======== RECORDS TO USE

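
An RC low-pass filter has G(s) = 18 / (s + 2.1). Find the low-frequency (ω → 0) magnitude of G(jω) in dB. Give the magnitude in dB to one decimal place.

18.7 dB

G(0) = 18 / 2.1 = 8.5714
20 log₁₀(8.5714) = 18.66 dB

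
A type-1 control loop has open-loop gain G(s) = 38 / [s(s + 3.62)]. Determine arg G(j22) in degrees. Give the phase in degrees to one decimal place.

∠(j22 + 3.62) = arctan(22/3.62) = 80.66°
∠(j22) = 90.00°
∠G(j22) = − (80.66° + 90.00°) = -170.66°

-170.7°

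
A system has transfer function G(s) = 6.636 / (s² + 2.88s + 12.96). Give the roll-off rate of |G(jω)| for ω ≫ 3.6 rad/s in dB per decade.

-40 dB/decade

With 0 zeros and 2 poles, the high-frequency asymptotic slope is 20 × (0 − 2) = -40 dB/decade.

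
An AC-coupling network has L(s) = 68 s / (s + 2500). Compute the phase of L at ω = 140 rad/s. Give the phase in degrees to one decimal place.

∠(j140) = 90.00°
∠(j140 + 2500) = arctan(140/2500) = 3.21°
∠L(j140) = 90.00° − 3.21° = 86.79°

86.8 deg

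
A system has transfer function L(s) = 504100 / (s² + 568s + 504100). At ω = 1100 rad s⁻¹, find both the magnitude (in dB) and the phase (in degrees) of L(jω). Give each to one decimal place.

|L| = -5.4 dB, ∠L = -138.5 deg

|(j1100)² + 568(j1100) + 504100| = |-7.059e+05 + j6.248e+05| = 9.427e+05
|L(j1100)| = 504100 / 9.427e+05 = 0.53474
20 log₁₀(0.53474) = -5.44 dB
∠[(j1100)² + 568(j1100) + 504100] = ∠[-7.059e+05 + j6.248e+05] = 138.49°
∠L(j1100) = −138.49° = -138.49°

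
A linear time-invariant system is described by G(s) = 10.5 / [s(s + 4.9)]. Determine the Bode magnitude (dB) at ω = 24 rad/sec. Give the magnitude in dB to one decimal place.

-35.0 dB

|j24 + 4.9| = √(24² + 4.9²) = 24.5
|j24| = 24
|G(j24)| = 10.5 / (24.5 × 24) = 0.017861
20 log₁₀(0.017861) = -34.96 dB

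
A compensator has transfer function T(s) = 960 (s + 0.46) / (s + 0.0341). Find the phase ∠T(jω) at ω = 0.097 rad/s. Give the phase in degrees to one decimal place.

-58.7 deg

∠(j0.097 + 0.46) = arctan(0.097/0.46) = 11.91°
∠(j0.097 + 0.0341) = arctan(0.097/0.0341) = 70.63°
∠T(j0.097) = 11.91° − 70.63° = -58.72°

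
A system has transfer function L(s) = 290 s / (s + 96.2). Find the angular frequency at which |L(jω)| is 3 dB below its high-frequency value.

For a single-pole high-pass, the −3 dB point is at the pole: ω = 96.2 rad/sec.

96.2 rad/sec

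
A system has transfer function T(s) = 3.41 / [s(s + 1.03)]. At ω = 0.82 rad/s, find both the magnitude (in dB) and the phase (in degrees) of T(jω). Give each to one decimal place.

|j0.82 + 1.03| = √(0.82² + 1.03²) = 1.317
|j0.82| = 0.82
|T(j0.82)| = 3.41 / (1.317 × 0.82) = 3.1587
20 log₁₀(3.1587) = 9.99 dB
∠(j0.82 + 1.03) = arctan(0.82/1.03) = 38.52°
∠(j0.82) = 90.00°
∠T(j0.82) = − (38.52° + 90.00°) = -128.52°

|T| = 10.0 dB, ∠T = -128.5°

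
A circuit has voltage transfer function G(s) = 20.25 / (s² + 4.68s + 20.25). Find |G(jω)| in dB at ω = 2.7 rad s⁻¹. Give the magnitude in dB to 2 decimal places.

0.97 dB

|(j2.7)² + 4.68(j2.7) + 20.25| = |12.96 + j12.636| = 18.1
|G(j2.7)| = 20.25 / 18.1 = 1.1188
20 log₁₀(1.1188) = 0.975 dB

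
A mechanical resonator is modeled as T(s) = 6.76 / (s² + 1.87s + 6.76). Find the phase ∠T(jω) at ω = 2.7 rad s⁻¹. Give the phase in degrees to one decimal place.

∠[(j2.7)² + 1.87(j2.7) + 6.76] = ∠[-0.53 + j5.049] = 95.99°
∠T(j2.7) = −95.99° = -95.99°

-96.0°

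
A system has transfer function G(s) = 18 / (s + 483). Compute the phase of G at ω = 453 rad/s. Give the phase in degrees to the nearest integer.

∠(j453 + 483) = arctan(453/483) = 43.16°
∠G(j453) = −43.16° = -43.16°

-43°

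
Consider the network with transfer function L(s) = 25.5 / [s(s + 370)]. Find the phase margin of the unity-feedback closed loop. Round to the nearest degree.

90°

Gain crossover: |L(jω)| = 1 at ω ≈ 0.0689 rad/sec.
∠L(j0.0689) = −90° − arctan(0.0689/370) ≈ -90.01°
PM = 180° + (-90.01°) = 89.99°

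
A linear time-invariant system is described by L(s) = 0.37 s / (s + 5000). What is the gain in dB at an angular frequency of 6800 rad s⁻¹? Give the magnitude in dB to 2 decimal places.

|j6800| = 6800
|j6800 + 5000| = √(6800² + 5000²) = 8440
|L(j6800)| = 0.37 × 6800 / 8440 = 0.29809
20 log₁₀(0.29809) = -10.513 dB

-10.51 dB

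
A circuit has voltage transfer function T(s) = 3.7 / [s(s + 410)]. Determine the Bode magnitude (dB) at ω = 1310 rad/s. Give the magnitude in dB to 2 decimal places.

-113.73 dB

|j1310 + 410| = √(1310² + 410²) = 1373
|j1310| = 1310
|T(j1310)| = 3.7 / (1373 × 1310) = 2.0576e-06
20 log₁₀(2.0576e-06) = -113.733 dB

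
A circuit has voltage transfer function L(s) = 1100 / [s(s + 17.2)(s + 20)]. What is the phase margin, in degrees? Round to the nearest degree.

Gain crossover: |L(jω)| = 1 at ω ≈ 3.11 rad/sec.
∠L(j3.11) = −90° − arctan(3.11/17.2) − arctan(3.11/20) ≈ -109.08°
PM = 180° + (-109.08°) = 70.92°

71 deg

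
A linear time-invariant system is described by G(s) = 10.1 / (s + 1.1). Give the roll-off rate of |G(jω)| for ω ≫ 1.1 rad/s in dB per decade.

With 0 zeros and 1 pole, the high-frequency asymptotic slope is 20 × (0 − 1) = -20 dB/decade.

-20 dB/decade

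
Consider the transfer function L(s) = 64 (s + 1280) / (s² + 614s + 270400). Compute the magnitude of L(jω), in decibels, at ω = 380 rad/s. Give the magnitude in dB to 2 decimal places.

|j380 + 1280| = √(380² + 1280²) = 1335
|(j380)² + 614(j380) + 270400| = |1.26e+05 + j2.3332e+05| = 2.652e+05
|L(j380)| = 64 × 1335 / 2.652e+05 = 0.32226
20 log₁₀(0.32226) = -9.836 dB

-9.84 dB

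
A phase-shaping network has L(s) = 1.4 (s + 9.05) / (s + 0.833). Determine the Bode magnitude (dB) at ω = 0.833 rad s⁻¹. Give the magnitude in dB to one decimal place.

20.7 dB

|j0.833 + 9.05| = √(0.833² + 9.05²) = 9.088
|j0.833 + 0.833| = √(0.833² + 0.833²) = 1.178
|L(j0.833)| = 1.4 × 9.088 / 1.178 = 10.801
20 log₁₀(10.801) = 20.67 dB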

================

Copy all of the entries above exactly as shown.

◆ SOLUTION FOR THIS TASK
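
An RC low-pass filter has G(s) = 18 / (s + 2.1). Find the low-frequency (ω → 0) magnitude of G(jω) in dB. Give the magnitude in dB to one decimal place.

18.7 dB

G(0) = 18 / 2.1 = 8.5714
20 log₁₀(8.5714) = 18.66 dB

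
A type-1 control loop has open-loop gain G(s) = 38 / [s(s + 3.62)]. Determine arg G(j22) in degrees. Give the phase in degrees to one decimal place.

∠(j22 + 3.62) = arctan(22/3.62) = 80.66°
∠(j22) = 90.00°
∠G(j22) = − (80.66° + 90.00°) = -170.66°

-170.7°

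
A system has transfer function G(s) = 6.636 / (s² + 2.88s + 12.96). Give the roll-off rate of |G(jω)| for ω ≫ 3.6 rad/s in dB per decade.

-40 dB/decade

With 0 zeros and 2 poles, the high-frequency asymptotic slope is 20 × (0 − 2) = -40 dB/decade.

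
An AC-coupling network has L(s) = 68 s / (s + 2500). Compute the phase of L at ω = 140 rad/s. Give the phase in degrees to one decimal place.

∠(j140) = 90.00°
∠(j140 + 2500) = arctan(140/2500) = 3.21°
∠L(j140) = 90.00° − 3.21° = 86.79°

86.8 deg

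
A system has transfer function L(s) = 504100 / (s² + 568s + 504100). At ω = 1100 rad s⁻¹, find both the magnitude (in dB) and the phase (in degrees) of L(jω). Give each to one decimal place.

|L| = -5.4 dB, ∠L = -138.5 deg

|(j1100)² + 568(j1100) + 504100| = |-7.059e+05 + j6.248e+05| = 9.427e+05
|L(j1100)| = 504100 / 9.427e+05 = 0.53474
20 log₁₀(0.53474) = -5.44 dB
∠[(j1100)² + 568(j1100) + 504100] = ∠[-7.059e+05 + j6.248e+05] = 138.49°
∠L(j1100) = −138.49° = -138.49°

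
A linear time-invariant system is described by G(s) = 10.5 / [s(s + 4.9)]. Determine the Bode magnitude (dB) at ω = 24 rad/sec. Give the magnitude in dB to one decimal place.

-35.0 dB

|j24 + 4.9| = √(24² + 4.9²) = 24.5
|j24| = 24
|G(j24)| = 10.5 / (24.5 × 24) = 0.017861
20 log₁₀(0.017861) = -34.96 dB

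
A compensator has transfer function T(s) = 960 (s + 0.46) / (s + 0.0341). Find the phase ∠T(jω) at ω = 0.097 rad/s. Give the phase in degrees to one decimal place.

-58.7 deg

∠(j0.097 + 0.46) = arctan(0.097/0.46) = 11.91°
∠(j0.097 + 0.0341) = arctan(0.097/0.0341) = 70.63°
∠T(j0.097) = 11.91° − 70.63° = -58.72°

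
A system has transfer function L(s) = 290 s / (s + 96.2). Find the angular frequency at which |L(jω)| is 3 dB below its high-frequency value.

For a single-pole high-pass, the −3 dB point is at the pole: ω = 96.2 rad/sec.

96.2 rad/sec

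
A system has transfer function T(s) = 3.41 / [s(s + 1.03)]. At ω = 0.82 rad/s, find both the magnitude (in dB) and the phase (in degrees) of T(jω). Give each to one decimal place.

|j0.82 + 1.03| = √(0.82² + 1.03²) = 1.317
|j0.82| = 0.82
|T(j0.82)| = 3.41 / (1.317 × 0.82) = 3.1587
20 log₁₀(3.1587) = 9.99 dB
∠(j0.82 + 1.03) = arctan(0.82/1.03) = 38.52°
∠(j0.82) = 90.00°
∠T(j0.82) = − (38.52° + 90.00°) = -128.52°

|T| = 10.0 dB, ∠T = -128.5°

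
A circuit has voltage transfer function G(s) = 20.25 / (s² + 4.68s + 20.25). Find |G(jω)| in dB at ω = 2.7 rad s⁻¹. Give the magnitude in dB to 2 decimal places.

0.97 dB

|(j2.7)² + 4.68(j2.7) + 20.25| = |12.96 + j12.636| = 18.1
|G(j2.7)| = 20.25 / 18.1 = 1.1188
20 log₁₀(1.1188) = 0.975 dB

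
A mechanical resonator is modeled as T(s) = 6.76 / (s² + 1.87s + 6.76). Find the phase ∠T(jω) at ω = 2.7 rad s⁻¹. Give the phase in degrees to one decimal place.

∠[(j2.7)² + 1.87(j2.7) + 6.76] = ∠[-0.53 + j5.049] = 95.99°
∠T(j2.7) = −95.99° = -95.99°

-96.0°

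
A system has transfer function G(s) = 18 / (s + 483). Compute the phase of G at ω = 453 rad/s. Give the phase in degrees to the nearest integer.

∠(j453 + 483) = arctan(453/483) = 43.16°
∠G(j453) = −43.16° = -43.16°

-43°

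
Consider the network with transfer function L(s) = 25.5 / [s(s + 370)]. Find the phase margin of the unity-feedback closed loop. Round to the nearest degree.

90°

Gain crossover: |L(jω)| = 1 at ω ≈ 0.0689 rad/sec.
∠L(j0.0689) = −90° − arctan(0.0689/370) ≈ -90.01°
PM = 180° + (-90.01°) = 89.99°

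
A linear time-invariant system is described by L(s) = 0.37 s / (s + 5000). What is the gain in dB at an angular frequency of 6800 rad s⁻¹? Give the magnitude in dB to 2 decimal places.

|j6800| = 6800
|j6800 + 5000| = √(6800² + 5000²) = 8440
|L(j6800)| = 0.37 × 6800 / 8440 = 0.29809
20 log₁₀(0.29809) = -10.513 dB

-10.51 dB

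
A circuit has voltage transfer function T(s) = 3.7 / [s(s + 410)]. Determine the Bode magnitude (dB) at ω = 1310 rad/s. Give the magnitude in dB to 2 decimal places.

-113.73 dB

|j1310 + 410| = √(1310² + 410²) = 1373
|j1310| = 1310
|T(j1310)| = 3.7 / (1373 × 1310) = 2.0576e-06
20 log₁₀(2.0576e-06) = -113.733 dB

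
A circuit has voltage transfer function L(s) = 1100 / [s(s + 17.2)(s + 20)]. What is the phase margin, in degrees? Round to the nearest degree.

Gain crossover: |L(jω)| = 1 at ω ≈ 3.11 rad/sec.
∠L(j3.11) = −90° − arctan(3.11/17.2) − arctan(3.11/20) ≈ -109.08°
PM = 180° + (-109.08°) = 70.92°

71 deg

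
A linear time-invariant system is described by G(s) = 10.1 / (s + 1.1). Give the roll-off rate of |G(jω)| for ω ≫ 1.1 rad/s in dB per decade.

With 0 zeros and 1 pole, the high-frequency asymptotic slope is 20 × (0 − 1) = -20 dB/decade.

-20 dB/decade

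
Consider the transfer function L(s) = 64 (s + 1280) / (s² + 614s + 270400). Compute the magnitude of L(jω), in decibels, at ω = 380 rad/s. Give the magnitude in dB to 2 decimal places.

|j380 + 1280| = √(380² + 1280²) = 1335
|(j380)² + 614(j380) + 270400| = |1.26e+05 + j2.3332e+05| = 2.652e+05
|L(j380)| = 64 × 1335 / 2.652e+05 = 0.32226
20 log₁₀(0.32226) = -9.836 dB

-9.84 dB

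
A phase-shaping network has L(s) = 1.4 (s + 9.05) / (s + 0.833). Determine the Bode magnitude (dB) at ω = 0.833 rad s⁻¹. Give the magnitude in dB to one decimal place.

20.7 dB

|j0.833 + 9.05| = √(0.833² + 9.05²) = 9.088
|j0.833 + 0.833| = √(0.833² + 0.833²) = 1.178
|L(j0.833)| = 1.4 × 9.088 / 1.178 = 10.801
20 log₁₀(10.801) = 20.67 dB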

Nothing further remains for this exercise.